■ **WHAT TO DO**
Please write out all of the entries without altering anything.

__________________________________________________

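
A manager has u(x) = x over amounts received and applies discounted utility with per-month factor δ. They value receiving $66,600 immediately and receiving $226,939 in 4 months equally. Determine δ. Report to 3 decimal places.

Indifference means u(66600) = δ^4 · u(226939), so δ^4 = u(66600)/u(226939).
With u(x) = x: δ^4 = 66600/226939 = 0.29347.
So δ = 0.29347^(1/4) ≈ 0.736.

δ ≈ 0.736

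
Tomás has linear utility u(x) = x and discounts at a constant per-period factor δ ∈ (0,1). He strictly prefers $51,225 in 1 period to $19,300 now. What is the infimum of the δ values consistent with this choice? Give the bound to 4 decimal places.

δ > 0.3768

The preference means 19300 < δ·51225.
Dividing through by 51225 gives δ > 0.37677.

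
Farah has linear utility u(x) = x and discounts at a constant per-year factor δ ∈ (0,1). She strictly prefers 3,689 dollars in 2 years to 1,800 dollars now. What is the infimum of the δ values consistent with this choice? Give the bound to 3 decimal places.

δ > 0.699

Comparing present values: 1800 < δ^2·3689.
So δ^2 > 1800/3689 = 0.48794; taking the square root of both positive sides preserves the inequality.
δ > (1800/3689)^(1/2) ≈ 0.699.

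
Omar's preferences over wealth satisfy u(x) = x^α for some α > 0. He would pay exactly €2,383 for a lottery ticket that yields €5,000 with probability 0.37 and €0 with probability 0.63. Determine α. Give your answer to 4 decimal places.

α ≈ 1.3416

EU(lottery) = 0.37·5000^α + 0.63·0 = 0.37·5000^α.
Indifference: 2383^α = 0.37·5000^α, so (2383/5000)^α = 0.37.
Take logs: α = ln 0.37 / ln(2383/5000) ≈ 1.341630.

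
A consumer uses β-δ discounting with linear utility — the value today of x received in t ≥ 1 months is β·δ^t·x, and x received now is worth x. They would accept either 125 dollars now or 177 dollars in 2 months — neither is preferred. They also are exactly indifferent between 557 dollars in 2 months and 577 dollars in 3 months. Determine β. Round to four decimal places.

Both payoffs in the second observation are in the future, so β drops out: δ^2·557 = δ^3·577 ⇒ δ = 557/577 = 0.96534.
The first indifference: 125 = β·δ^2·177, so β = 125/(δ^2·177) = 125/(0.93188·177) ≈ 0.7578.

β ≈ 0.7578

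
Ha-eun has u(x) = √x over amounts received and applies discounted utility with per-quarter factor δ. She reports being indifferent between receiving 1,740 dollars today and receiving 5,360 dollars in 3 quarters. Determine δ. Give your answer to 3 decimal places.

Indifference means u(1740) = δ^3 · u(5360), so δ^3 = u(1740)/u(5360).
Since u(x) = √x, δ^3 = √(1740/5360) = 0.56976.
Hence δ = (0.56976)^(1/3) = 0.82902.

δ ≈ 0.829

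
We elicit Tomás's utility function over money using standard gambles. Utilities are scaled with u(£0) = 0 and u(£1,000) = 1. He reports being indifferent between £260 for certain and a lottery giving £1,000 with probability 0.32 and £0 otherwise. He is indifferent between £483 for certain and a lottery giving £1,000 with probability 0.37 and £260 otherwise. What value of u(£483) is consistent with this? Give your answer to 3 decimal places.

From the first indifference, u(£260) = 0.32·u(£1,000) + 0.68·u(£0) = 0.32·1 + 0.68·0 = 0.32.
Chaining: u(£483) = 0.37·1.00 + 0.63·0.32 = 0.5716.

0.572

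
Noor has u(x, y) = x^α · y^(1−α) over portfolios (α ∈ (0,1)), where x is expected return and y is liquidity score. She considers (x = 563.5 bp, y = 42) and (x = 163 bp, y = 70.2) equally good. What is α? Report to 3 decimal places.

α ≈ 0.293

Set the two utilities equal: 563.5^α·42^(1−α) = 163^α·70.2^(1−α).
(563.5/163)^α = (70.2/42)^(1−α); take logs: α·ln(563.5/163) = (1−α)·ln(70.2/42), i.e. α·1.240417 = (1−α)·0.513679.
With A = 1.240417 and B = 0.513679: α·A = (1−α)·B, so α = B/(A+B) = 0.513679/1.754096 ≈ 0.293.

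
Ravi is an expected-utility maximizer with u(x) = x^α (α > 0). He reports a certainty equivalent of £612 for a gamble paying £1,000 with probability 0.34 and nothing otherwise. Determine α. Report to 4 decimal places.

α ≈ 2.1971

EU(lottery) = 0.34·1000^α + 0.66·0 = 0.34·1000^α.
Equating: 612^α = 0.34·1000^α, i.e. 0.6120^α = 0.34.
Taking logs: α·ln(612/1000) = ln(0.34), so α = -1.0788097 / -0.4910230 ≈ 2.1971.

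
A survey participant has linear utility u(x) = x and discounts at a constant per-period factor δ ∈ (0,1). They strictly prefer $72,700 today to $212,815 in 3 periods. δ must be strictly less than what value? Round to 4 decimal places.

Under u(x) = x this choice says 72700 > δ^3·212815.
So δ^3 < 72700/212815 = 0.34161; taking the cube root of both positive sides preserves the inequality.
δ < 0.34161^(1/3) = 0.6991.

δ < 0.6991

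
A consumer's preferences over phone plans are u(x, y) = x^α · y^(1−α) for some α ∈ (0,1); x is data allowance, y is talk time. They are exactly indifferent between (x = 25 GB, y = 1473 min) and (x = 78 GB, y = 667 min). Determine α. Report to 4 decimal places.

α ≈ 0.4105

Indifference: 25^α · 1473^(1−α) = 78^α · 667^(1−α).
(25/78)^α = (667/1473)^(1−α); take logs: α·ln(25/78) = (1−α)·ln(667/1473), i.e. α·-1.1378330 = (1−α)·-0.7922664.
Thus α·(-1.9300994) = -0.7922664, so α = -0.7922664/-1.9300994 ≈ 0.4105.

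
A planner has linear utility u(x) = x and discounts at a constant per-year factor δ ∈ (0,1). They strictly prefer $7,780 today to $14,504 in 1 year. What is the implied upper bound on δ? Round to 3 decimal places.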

__________________________________________________

■ **TASK ANSWER**
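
A manager has u(x) = x over amounts received and applies discounted utility with per-month factor δ. They value receiving $66,600 immediately and receiving $226,939 in 4 months equally. Determine δ. Report to 3 decimal places.

Indifference means u(66600) = δ^4 · u(226939), so δ^4 = u(66600)/u(226939).
With u(x) = x: δ^4 = 66600/226939 = 0.29347.
So δ = 0.29347^(1/4) ≈ 0.736.

δ ≈ 0.736

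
Tomás has linear utility u(x) = x and discounts at a constant per-period factor δ ∈ (0,1). He strictly prefers $51,225 in 1 period to $19,300 now. What is the infimum of the δ values consistent with this choice? Give the bound to 4 decimal places.

δ > 0.3768

The preference means 19300 < δ·51225.
Dividing through by 51225 gives δ > 0.37677.

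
Farah has linear utility u(x) = x and discounts at a constant per-year factor δ ∈ (0,1). She strictly prefers 3,689 dollars in 2 years to 1,800 dollars now. What is the infimum of the δ values consistent with this choice? Give the bound to 3 decimal places.

δ > 0.699

Comparing present values: 1800 < δ^2·3689.
So δ^2 > 1800/3689 = 0.48794; taking the square root of both positive sides preserves the inequality.
δ > (1800/3689)^(1/2) ≈ 0.699.

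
Omar's preferences over wealth satisfy u(x) = x^α for some α > 0. He would pay exactly €2,383 for a lottery ticket that yields €5,000 with probability 0.37 and €0 with probability 0.63. Determine α. Give your answer to 4 decimal places.

α ≈ 1.3416

EU(lottery) = 0.37·5000^α + 0.63·0 = 0.37·5000^α.
Indifference: 2383^α = 0.37·5000^α, so (2383/5000)^α = 0.37.
Take logs: α = ln 0.37 / ln(2383/5000) ≈ 1.341630.

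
A consumer uses β-δ discounting with linear utility — the value today of x received in t ≥ 1 months is β·δ^t·x, and x received now is worth x. They would accept either 125 dollars now or 177 dollars in 2 months — neither is preferred. They also are exactly indifferent between 557 dollars in 2 months and 577 dollars in 3 months. Determine β. Round to four decimal places.

Both payoffs in the second observation are in the future, so β drops out: δ^2·557 = δ^3·577 ⇒ δ = 557/577 = 0.96534.
The first indifference: 125 = β·δ^2·177, so β = 125/(δ^2·177) = 125/(0.93188·177) ≈ 0.7578.

β ≈ 0.7578

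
Ha-eun has u(x) = √x over amounts received and applies discounted utility with per-quarter factor δ. She reports being indifferent between receiving 1,740 dollars today and receiving 5,360 dollars in 3 quarters. Determine δ. Give your answer to 3 decimal places.

Indifference means u(1740) = δ^3 · u(5360), so δ^3 = u(1740)/u(5360).
Since u(x) = √x, δ^3 = √(1740/5360) = 0.56976.
Hence δ = (0.56976)^(1/3) = 0.82902.

δ ≈ 0.829

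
We elicit Tomás's utility function over money using standard gambles. Utilities are scaled with u(£0) = 0 and u(£1,000) = 1. He reports being indifferent between £260 for certain and a lottery giving £1,000 with probability 0.32 and £0 otherwise. He is indifferent between £483 for certain and a lottery giving £1,000 with probability 0.37 and £260 otherwise. What value of u(£483) is consistent with this? Give your answer to 3 decimal places.

From the first indifference, u(£260) = 0.32·u(£1,000) + 0.68·u(£0) = 0.32·1 + 0.68·0 = 0.32.
Chaining: u(£483) = 0.37·1.00 + 0.63·0.32 = 0.5716.

0.572

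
Noor has u(x, y) = x^α · y^(1−α) over portfolios (α ∈ (0,1)), where x is expected return and y is liquidity score. She considers (x = 563.5 bp, y = 42) and (x = 163 bp, y = 70.2) equally good. What is α? Report to 3 decimal places.

α ≈ 0.293

Set the two utilities equal: 563.5^α·42^(1−α) = 163^α·70.2^(1−α).
(563.5/163)^α = (70.2/42)^(1−α); take logs: α·ln(563.5/163) = (1−α)·ln(70.2/42), i.e. α·1.240417 = (1−α)·0.513679.
With A = 1.240417 and B = 0.513679: α·A = (1−α)·B, so α = B/(A+B) = 0.513679/1.754096 ≈ 0.293.

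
Ravi is an expected-utility maximizer with u(x) = x^α (α > 0). He reports a certainty equivalent of £612 for a gamble paying £1,000 with probability 0.34 and nothing otherwise. Determine α. Report to 4 decimal places.

α ≈ 2.1971

EU(lottery) = 0.34·1000^α + 0.66·0 = 0.34·1000^α.
Equating: 612^α = 0.34·1000^α, i.e. 0.6120^α = 0.34.
Taking logs: α·ln(612/1000) = ln(0.34), so α = -1.0788097 / -0.4910230 ≈ 2.1971.

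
A survey participant has linear utility u(x) = x and discounts at a constant per-period factor δ ∈ (0,1). They strictly prefer $72,700 today to $212,815 in 3 periods. δ must be strictly less than what value? Round to 4 decimal places.

Under u(x) = x this choice says 72700 > δ^3·212815.
So δ^3 < 72700/212815 = 0.34161; taking the cube root of both positive sides preserves the inequality.
δ < 0.34161^(1/3) = 0.6991.

δ < 0.6991

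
A consumer's preferences over phone plans are u(x, y) = x^α · y^(1−α) for some α ∈ (0,1); x is data allowance, y is talk time. They are exactly indifferent between (x = 25 GB, y = 1473 min) and (x = 78 GB, y = 667 min). Determine α. Report to 4 decimal places.

α ≈ 0.4105

Indifference: 25^α · 1473^(1−α) = 78^α · 667^(1−α).
(25/78)^α = (667/1473)^(1−α); take logs: α·ln(25/78) = (1−α)·ln(667/1473), i.e. α·-1.1378330 = (1−α)·-0.7922664.
Thus α·(-1.9300994) = -0.7922664, so α = -0.7922664/-1.9300994 ≈ 0.4105.

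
A planner has linear utility u(x) = x and discounts at a constant per-year factor δ ∈ (0,1). They strictly prefer $7,780 today to $14,504 in 1 year. What is the implied upper bound on δ? Round to 3 decimal places.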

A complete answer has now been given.